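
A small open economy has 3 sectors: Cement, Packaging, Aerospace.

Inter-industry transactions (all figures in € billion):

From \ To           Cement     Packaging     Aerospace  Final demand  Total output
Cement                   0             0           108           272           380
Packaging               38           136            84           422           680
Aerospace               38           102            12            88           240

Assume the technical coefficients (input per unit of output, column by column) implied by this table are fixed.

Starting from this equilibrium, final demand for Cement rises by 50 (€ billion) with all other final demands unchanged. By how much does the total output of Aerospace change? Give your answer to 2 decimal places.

Δx_A = 7.15

Technical coefficients a_ij = z_ij / X_j:
  a_CC = 0/380 = 0.00, a_PC = 38/380 = 0.10, a_AC = 38/380 = 0.10
  a_CP = 0/680 = 0.00, a_PP = 136/680 = 0.20, a_AP = 102/680 = 0.15
  a_CA = 108/240 = 0.45, a_PA = 84/240 = 0.35, a_AA = 12/240 = 0.05
I − A =
  [   1.00     0.00    -0.45]
  [  -0.10     0.80    -0.35]
  [  -0.10    -0.15     0.95]
Cofactors of I−A, C_ij = (−1)^(i+j)·(minor ij) (rows/columns in the sector order above):
  C_11 = (0.80)(0.95) − (-0.35)(-0.15) = 0.7075
  C_12 = −[(-0.10)(0.95) − (-0.35)(-0.10)] = 0.1300
  C_13 = (-0.10)(-0.15) − (0.80)(-0.10) = 0.0950
  C_21 = −[(0.00)(0.95) − (-0.45)(-0.15)] = 0.0675
  C_22 = (1.00)(0.95) − (-0.45)(-0.10) = 0.9050
  C_23 = −[(1.00)(-0.15) − (0.00)(-0.10)] = 0.1500
  C_31 = (0.00)(-0.35) − (-0.45)(0.80) = 0.3600
  C_32 = −[(1.00)(-0.35) − (-0.45)(-0.10)] = 0.3950
  C_33 = (1.00)(0.80) − (0.00)(-0.10) = 0.8000
det(I−A) = Σ_j (I−A)_1j·C_1j = (1.00)(0.7075) + (0.00)(0.1300) + (-0.45)(0.0950) = 0.66475
adj(I−A) = Cᵀ =
  [ 0.7075   0.0675   0.3600]
  [ 0.1300   0.9050   0.3950]
  [ 0.0950   0.1500   0.8000]
(I − A)⁻¹ = adj(I−A) / det(I−A) ≈
  [   1.0643     0.1015     0.5416]
  [   0.1956     1.3614     0.5942]
  [   0.1429     0.2256     1.2035]
Δx = (I − A)⁻¹ Δd with Δd having +50 in the Cement component and 0 elsewhere.
So Δx_A = L_AC · (+50), where L_AC = adj(I−A)_AC / det(I−A) = 0.0950 / 0.66475.
Δx_A = 0.0950 × (+50) / 0.66475 = 4.75 / 0.66475 ≈ 7.15.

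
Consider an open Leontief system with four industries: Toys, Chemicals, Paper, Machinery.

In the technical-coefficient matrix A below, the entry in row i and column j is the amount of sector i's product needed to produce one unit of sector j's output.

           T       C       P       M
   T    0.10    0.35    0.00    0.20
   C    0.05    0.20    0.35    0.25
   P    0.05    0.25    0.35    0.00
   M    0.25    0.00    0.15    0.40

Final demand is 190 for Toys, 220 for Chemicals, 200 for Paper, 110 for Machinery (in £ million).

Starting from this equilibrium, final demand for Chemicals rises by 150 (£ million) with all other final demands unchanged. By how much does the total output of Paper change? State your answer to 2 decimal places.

Δx_P = 113.01

I − A =
  [   0.90    -0.35     0.00    -0.20]
  [  -0.05     0.80    -0.35    -0.25]
  [  -0.05    -0.25     0.65     0.00]
  [  -0.25     0.00    -0.15     0.60]
Compute the cofactors C_ij = (−1)^(i+j)·(3×3 minor ij) of I−A; the adjugate is their transpose:
adj(I−A) = Cᵀ =
  [ 0.250125   0.144000   0.110625   0.143375]
  [ 0.072500   0.317000   0.206750   0.156250]
  [ 0.047125   0.133000   0.359625   0.071125]
  [ 0.116000   0.093250   0.136000   0.371750]
det(I−A) = Σ_j (I−A)_1j·C_1j = (0.90)(0.250125) + (-0.35)(0.072500) + (0.00)(0.047125) + (-0.20)(0.116000) = 0.1765375
(I − A)⁻¹ = adj(I−A) / det(I−A) ≈
  [   1.4168     0.8157     0.6266     0.8122]
  [   0.4107     1.7957     1.1711     0.8851]
  [   0.2669     0.7534     2.0371     0.4029]
  [   0.6571     0.5282     0.7704     2.1058]
Δx = (I − A)⁻¹ Δd with Δd having +150 in the Chemicals component and 0 elsewhere.
So Δx_P = L_PC · (+150), where L_PC = adj(I−A)_PC / det(I−A) = 0.133000 / 0.1765375.
Δx_P = 0.133000 × (+150) / 0.1765375 = 19.95 / 0.1765375 ≈ 113.01.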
-=-=-
*What you have to do*
Starting at the first line of the data above, retype each line exactly until you reach the line containing "Assume the technical", and include that line too.

*Task output*
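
A small open economy has 3 sectors: Cement, Packaging, Aerospace.

Inter-industry transactions (all figures in € billion):

From \ To           Cement     Packaging     Aerospace  Final demand  Total output
Cement                   0             0           108           272           380
Packaging               38           136            84           422           680
Aerospace               38           102            12            88           240

Assume the technical coefficients (input per unit of output, column by column) implied by this table are fixed.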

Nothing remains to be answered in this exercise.